» **ABOUT THIS EXERCISE**: Would you transcribe each of the entries exactly, with nothing added or dropped?

» **THE RECORDS**:
:::

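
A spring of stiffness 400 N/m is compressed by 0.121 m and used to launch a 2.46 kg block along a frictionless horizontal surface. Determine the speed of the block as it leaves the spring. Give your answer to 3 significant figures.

v = 1.54 m/s

The block leaves the spring when the spring is at natural length, so ½kx² = ½mv²
v = x√(k/m) = 0.121 × √(400/2.46) = 1.543 m/s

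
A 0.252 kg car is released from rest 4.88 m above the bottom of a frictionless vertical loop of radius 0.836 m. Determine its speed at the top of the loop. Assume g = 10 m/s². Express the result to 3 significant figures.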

:::

» **TASK ANSWER**:
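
A spring of stiffness 400 N/m is compressed by 0.121 m and used to launch a 2.46 kg block along a frictionless horizontal surface. Determine the speed of the block as it leaves the spring. Give your answer to 3 significant figures.

v = 1.54 m/s

The block leaves the spring when the spring is at natural length, so ½kx² = ½mv²
v = x√(k/m) = 0.121 × √(400/2.46) = 1.543 m/s

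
A 0.252 kg car is released from rest 4.88 m above the bottom of a frictionless vertical loop of radius 0.836 m. Determine its speed at the top of the loop. Assume g = 10 m/s². Express the result to 3 significant figures.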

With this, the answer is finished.